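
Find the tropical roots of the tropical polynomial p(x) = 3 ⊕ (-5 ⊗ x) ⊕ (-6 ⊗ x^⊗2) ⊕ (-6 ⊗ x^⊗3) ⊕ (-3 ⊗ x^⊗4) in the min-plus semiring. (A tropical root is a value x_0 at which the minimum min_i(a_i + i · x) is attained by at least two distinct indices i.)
Roots: {-3, 0, 1, 8}

Each tropical root is a break point of the lower envelope of the lines y = a_i + i · x (there are 5 lines, with slopes 0, 1, ..., 4). Only the lines that attain the minimum somewhere contribute to roots; other lines are dominated. Here the surviving (envelope) indices are i = 4, i = 3, i = 2, i = 1, i = 0.
Intersections between consecutive envelope lines give the roots: for adjacent envelope indices i < j the intersection is x = (a_i − a_j) / (j − i). Reading off the sorted break points: {-3, 0, 1, 8}.
Verification: at each break x_0, at least two indices attain the minimum of min_i(a_i + i · x_0).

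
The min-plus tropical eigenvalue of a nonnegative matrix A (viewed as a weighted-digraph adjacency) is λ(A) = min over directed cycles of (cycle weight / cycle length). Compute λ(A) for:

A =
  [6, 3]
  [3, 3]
λ(A) = 3

Enumerate directed cycles and compute their means (weight / length). Sample:
  cycle 0 → 0: weight = 6, length = 1, mean = 6/1 ≈ 6.000
  cycle 1 → 1: weight = 3, length = 1, mean = 3/1 ≈ 3.000
  cycle 0 → 1 → 0: weight = 6, length = 2, mean = 6/2 ≈ 3.000
  cycle 1 → 0 → 1: weight = 6, length = 2, mean = 6/2 ≈ 3.000
Minimum mean = 3.000, attained e.g. along the cycle 1 → 1 with weight 3 and length 1. So λ(A) = 3/1 = 3.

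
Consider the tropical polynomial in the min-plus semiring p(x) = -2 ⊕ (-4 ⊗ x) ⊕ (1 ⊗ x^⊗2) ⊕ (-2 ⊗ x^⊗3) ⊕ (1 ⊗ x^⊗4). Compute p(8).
p(8) = -2

A tropical monomial a ⊗ x^⊗i evaluates to a + i · x. Evaluating each term at x = 8:
  Term 0 contributes -2 + 0 · 8 = -2
  Term 1 contributes -4 + 1 · 8 = 4
  Term 2 contributes 1 + 2 · 8 = 17
  Term 3 contributes -2 + 3 · 8 = 22
  Term 4 contributes 1 + 4 · 8 = 33
p(8) = ⊕ of these = min[-2, 4, 17, 22, 33] = -2.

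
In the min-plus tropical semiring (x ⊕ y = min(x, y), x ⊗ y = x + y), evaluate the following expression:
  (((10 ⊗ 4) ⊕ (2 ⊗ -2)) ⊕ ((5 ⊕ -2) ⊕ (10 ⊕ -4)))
(((10 ⊗ 4) ⊕ (2 ⊗ -2)) ⊕ ((5 ⊕ -2) ⊕ (10 ⊕ -4))) = -4

Expand innermost to outermost. Recall ⊕ takes the minimum of its arguments and ⊗ takes their sum. Working out the expression (((10 ⊗ 4) ⊕ (2 ⊗ -2)) ⊕ ((5 ⊕ -2) ⊕ (10 ⊕ -4))) gives -4.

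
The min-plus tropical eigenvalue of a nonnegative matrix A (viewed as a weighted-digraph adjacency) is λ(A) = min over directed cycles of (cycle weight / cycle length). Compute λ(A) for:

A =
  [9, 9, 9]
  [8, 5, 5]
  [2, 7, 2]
λ(A) = 2

Enumerate directed cycles and compute their means (weight / length). Sample:
  cycle 0 → 0: weight = 9, length = 1, mean = 9/1 ≈ 9.000
  cycle 1 → 1: weight = 5, length = 1, mean = 5/1 ≈ 5.000
  cycle 2 → 2: weight = 2, length = 1, mean = 2/1 ≈ 2.000
  cycle 0 → 1 → 0: weight = 17, length = 2, mean = 17/2 ≈ 8.500
  cycle 0 → 2 → 0: weight = 11, length = 2, mean = 11/2 ≈ 5.500
  cycle 1 → 0 → 1: weight = 17, length = 2, mean = 17/2 ≈ 8.500
Minimum mean = 2.000, attained e.g. along the cycle 2 → 2 with weight 2 and length 1. So λ(A) = 2/1 = 2.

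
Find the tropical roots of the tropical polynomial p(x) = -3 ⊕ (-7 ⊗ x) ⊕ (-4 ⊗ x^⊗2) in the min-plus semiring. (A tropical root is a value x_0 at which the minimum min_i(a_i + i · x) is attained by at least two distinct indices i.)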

Your objective: Every record must be retyped so that it matches the original exactly.

Exercise solution:
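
Find the tropical roots of the tropical polynomial p(x) = 3 ⊕ (-5 ⊗ x) ⊕ (-6 ⊗ x^⊗2) ⊕ (-6 ⊗ x^⊗3) ⊕ (-3 ⊗ x^⊗4) in the min-plus semiring. (A tropical root is a value x_0 at which the minimum min_i(a_i + i · x) is attained by at least two distinct indices i.)
Roots: {-3, 0, 1, 8}

Each tropical root is a break point of the lower envelope of the lines y = a_i + i · x (there are 5 lines, with slopes 0, 1, ..., 4). Only the lines that attain the minimum somewhere contribute to roots; other lines are dominated. Here the surviving (envelope) indices are i = 4, i = 3, i = 2, i = 1, i = 0.
Intersections between consecutive envelope lines give the roots: for adjacent envelope indices i < j the intersection is x = (a_i − a_j) / (j − i). Reading off the sorted break points: {-3, 0, 1, 8}.
Verification: at each break x_0, at least two indices attain the minimum of min_i(a_i + i · x_0).

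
The min-plus tropical eigenvalue of a nonnegative matrix A (viewed as a weighted-digraph adjacency) is λ(A) = min over directed cycles of (cycle weight / cycle length). Compute λ(A) for:

A =
  [6, 3]
  [3, 3]
λ(A) = 3

Enumerate directed cycles and compute their means (weight / length). Sample:
  cycle 0 → 0: weight = 6, length = 1, mean = 6/1 ≈ 6.000
  cycle 1 → 1: weight = 3, length = 1, mean = 3/1 ≈ 3.000
  cycle 0 → 1 → 0: weight = 6, length = 2, mean = 6/2 ≈ 3.000
  cycle 1 → 0 → 1: weight = 6, length = 2, mean = 6/2 ≈ 3.000
Minimum mean = 3.000, attained e.g. along the cycle 1 → 1 with weight 3 and length 1. So λ(A) = 3/1 = 3.

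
Consider the tropical polynomial in the min-plus semiring p(x) = -2 ⊕ (-4 ⊗ x) ⊕ (1 ⊗ x^⊗2) ⊕ (-2 ⊗ x^⊗3) ⊕ (1 ⊗ x^⊗4). Compute p(8).
p(8) = -2

A tropical monomial a ⊗ x^⊗i evaluates to a + i · x. Evaluating each term at x = 8:
  Term 0 contributes -2 + 0 · 8 = -2
  Term 1 contributes -4 + 1 · 8 = 4
  Term 2 contributes 1 + 2 · 8 = 17
  Term 3 contributes -2 + 3 · 8 = 22
  Term 4 contributes 1 + 4 · 8 = 33
p(8) = ⊕ of these = min[-2, 4, 17, 22, 33] = -2.

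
In the min-plus tropical semiring (x ⊕ y = min(x, y), x ⊗ y = x + y), evaluate the following expression:
  (((10 ⊗ 4) ⊕ (2 ⊗ -2)) ⊕ ((5 ⊕ -2) ⊕ (10 ⊕ -4)))
(((10 ⊗ 4) ⊕ (2 ⊗ -2)) ⊕ ((5 ⊕ -2) ⊕ (10 ⊕ -4))) = -4

Expand innermost to outermost. Recall ⊕ takes the minimum of its arguments and ⊗ takes their sum. Working out the expression (((10 ⊗ 4) ⊕ (2 ⊗ -2)) ⊕ ((5 ⊕ -2) ⊕ (10 ⊕ -4))) gives -4.

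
The min-plus tropical eigenvalue of a nonnegative matrix A (viewed as a weighted-digraph adjacency) is λ(A) = min over directed cycles of (cycle weight / cycle length). Compute λ(A) for:

A =
  [9, 9, 9]
  [8, 5, 5]
  [2, 7, 2]
λ(A) = 2

Enumerate directed cycles and compute their means (weight / length). Sample:
  cycle 0 → 0: weight = 9, length = 1, mean = 9/1 ≈ 9.000
  cycle 1 → 1: weight = 5, length = 1, mean = 5/1 ≈ 5.000
  cycle 2 → 2: weight = 2, length = 1, mean = 2/1 ≈ 2.000
  cycle 0 → 1 → 0: weight = 17, length = 2, mean = 17/2 ≈ 8.500
  cycle 0 → 2 → 0: weight = 11, length = 2, mean = 11/2 ≈ 5.500
  cycle 1 → 0 → 1: weight = 17, length = 2, mean = 17/2 ≈ 8.500
Minimum mean = 2.000, attained e.g. along the cycle 2 → 2 with weight 2 and length 1. So λ(A) = 2/1 = 2.

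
Find the tropical roots of the tropical polynomial p(x) = -3 ⊕ (-7 ⊗ x) ⊕ (-4 ⊗ x^⊗2) in the min-plus semiring. (A tropical root is a value x_0 at which the minimum min_i(a_i + i · x) is attained by at least two distinct indices i.)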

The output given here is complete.